- How to complete this task: Each line of the listing below must be set down exactly.

- Given entries:
******************************

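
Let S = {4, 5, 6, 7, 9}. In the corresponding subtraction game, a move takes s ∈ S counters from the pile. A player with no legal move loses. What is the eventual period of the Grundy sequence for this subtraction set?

n :  0  1  2  3  4  5  6  7  8  9 10 11 12 13 14 15 16 17 18 19 20 21 22 23 24 25 26 27
G :  0  0  0  0  1  1  1  1  2  2  2  2  3  0  0  0  0  1  1  1  1  2  2  2  2  3  0  0
G(n+13) = G(n) holds for n = 0,…,8 (a full window of length max(S) = 9), so the sequence is purely periodic with period 13.

13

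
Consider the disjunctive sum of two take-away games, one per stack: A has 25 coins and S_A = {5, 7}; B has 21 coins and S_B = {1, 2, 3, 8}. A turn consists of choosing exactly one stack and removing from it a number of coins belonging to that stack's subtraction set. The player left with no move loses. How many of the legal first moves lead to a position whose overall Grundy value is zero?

2

Stack A, S = {5, 7}:
n :  0  1  2  3  4  5  6  7  8  9 10 11 12 13 14 15 16 17 18 19 20 21 22 23 24 25
G :  0  0  0  0  0  1  1  1  1  1  2  2  0  0  0  0  0  1  1  1  1  1  2  2  0  0
G_A(25) = 0.
Stack B, S = {1, 2, 3, 8}:
n :  0  1  2  3  4  5  6  7  8  9 10 11 12 13 14 15 16 17 18 19 20 21
G :  0  1  2  3  0  1  2  3  4  0  1  2  3  0  1  2  3  4  0  1  2  3
G_B(21) = 3.
Combined Grundy value = 0 ⊕ 3 = 3.
A winning move leaves total XOR = 0, i.e. changes one component's Grundy value g to g ⊕ X where X is the current total.
Stack A: need g' = 0⊕3 = 3. Options: 25−5→G=1, 25−7→G=1. Hits: 0.
Stack B: need g' = 3⊕3 = 0. Options: 21−1→G=2, 21−2→G=1, 21−3→G=0, 21−8→G=0. Hits: 2.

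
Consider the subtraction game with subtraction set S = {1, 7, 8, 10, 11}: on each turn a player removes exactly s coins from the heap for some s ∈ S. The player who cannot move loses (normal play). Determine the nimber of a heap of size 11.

3

n :  0  1  2  3  4  5  6  7  8  9 10 11
G :  0  1  0  1  0  1  0  1  2  3  2  3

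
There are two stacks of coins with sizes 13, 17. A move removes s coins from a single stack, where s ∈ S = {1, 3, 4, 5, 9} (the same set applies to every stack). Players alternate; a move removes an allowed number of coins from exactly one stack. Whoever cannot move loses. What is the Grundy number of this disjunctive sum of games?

2

All stacks use S = {1, 3, 4, 5, 9}:
G(0) = 0
G(1) = mex{0} = 1
G(2) = mex{1} = 0
G(3) = mex{0,0} = 1
G(4) = mex{1,1,0} = 2
G(5) = mex{2,0,1,0} = 3
G(6) = mex{3,1,0,1} = 2
G(7) = mex{2,2,1,0} = 3
G(8) = mex{3,3,2,1} = 0
G(9) = mex{0,2,3,2,0} = 1
G(10) = mex{1,3,2,3,1} = 0
G(11) = mex{0,0,3,2,0} = 1
G(12) = mex{1,1,0,3,1} = 2
G(13) = mex{2,0,1,0,2} = 3
G(14) = mex{3,1,0,1,3} = 2
G(15) = mex{2,2,1,0,2} = 3
G(16) = mex{3,3,2,1,3} = 0
G(17) = mex{0,2,3,2,0} = 1
Stack A: G(13) = 3.
Stack B: G(17) = 1.
Combined Grundy value = 3 ⊕ 1 = 2.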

******************************

- Solution below:
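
Let S = {4, 5, 6, 7, 9}. In the corresponding subtraction game, a move takes s ∈ S counters from the pile. A player with no legal move loses. What is the eventual period of the Grundy sequence for this subtraction set?

n :  0  1  2  3  4  5  6  7  8  9 10 11 12 13 14 15 16 17 18 19 20 21 22 23 24 25 26 27
G :  0  0  0  0  1  1  1  1  2  2  2  2  3  0  0  0  0  1  1  1  1  2  2  2  2  3  0  0
G(n+13) = G(n) holds for n = 0,…,8 (a full window of length max(S) = 9), so the sequence is purely periodic with period 13.

13

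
Consider the disjunctive sum of two take-away games, one per stack: A has 25 coins and S_A = {5, 7}; B has 21 coins and S_B = {1, 2, 3, 8}. A turn consists of choosing exactly one stack and removing from it a number of coins belonging to that stack's subtraction set. The player left with no move loses. How many of the legal first moves lead to a position whose overall Grundy value is zero?

2

Stack A, S = {5, 7}:
n :  0  1  2  3  4  5  6  7  8  9 10 11 12 13 14 15 16 17 18 19 20 21 22 23 24 25
G :  0  0  0  0  0  1  1  1  1  1  2  2  0  0  0  0  0  1  1  1  1  1  2  2  0  0
G_A(25) = 0.
Stack B, S = {1, 2, 3, 8}:
n :  0  1  2  3  4  5  6  7  8  9 10 11 12 13 14 15 16 17 18 19 20 21
G :  0  1  2  3  0  1  2  3  4  0  1  2  3  0  1  2  3  4  0  1  2  3
G_B(21) = 3.
Combined Grundy value = 0 ⊕ 3 = 3.
A winning move leaves total XOR = 0, i.e. changes one component's Grundy value g to g ⊕ X where X is the current total.
Stack A: need g' = 0⊕3 = 3. Options: 25−5→G=1, 25−7→G=1. Hits: 0.
Stack B: need g' = 3⊕3 = 0. Options: 21−1→G=2, 21−2→G=1, 21−3→G=0, 21−8→G=0. Hits: 2.

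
Consider the subtraction game with subtraction set S = {1, 7, 8, 10, 11}: on each turn a player removes exactly s coins from the heap for some s ∈ S. The player who cannot move loses (normal play). Determine the nimber of a heap of size 11.

3

n :  0  1  2  3  4  5  6  7  8  9 10 11
G :  0  1  0  1  0  1  0  1  2  3  2  3

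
There are two stacks of coins with sizes 13, 17. A move removes s coins from a single stack, where s ∈ S = {1, 3, 4, 5, 9} (the same set applies to every stack). Players alternate; a move removes an allowed number of coins from exactly one stack. Whoever cannot move loses. What is the Grundy number of this disjunctive sum of games?

2

All stacks use S = {1, 3, 4, 5, 9}:
G(0) = 0
G(1) = mex{0} = 1
G(2) = mex{1} = 0
G(3) = mex{0,0} = 1
G(4) = mex{1,1,0} = 2
G(5) = mex{2,0,1,0} = 3
G(6) = mex{3,1,0,1} = 2
G(7) = mex{2,2,1,0} = 3
G(8) = mex{3,3,2,1} = 0
G(9) = mex{0,2,3,2,0} = 1
G(10) = mex{1,3,2,3,1} = 0
G(11) = mex{0,0,3,2,0} = 1
G(12) = mex{1,1,0,3,1} = 2
G(13) = mex{2,0,1,0,2} = 3
G(14) = mex{3,1,0,1,3} = 2
G(15) = mex{2,2,1,0,2} = 3
G(16) = mex{3,3,2,1,3} = 0
G(17) = mex{0,2,3,2,0} = 1
Stack A: G(13) = 3.
Stack B: G(17) = 1.
Combined Grundy value = 3 ⊕ 1 = 2.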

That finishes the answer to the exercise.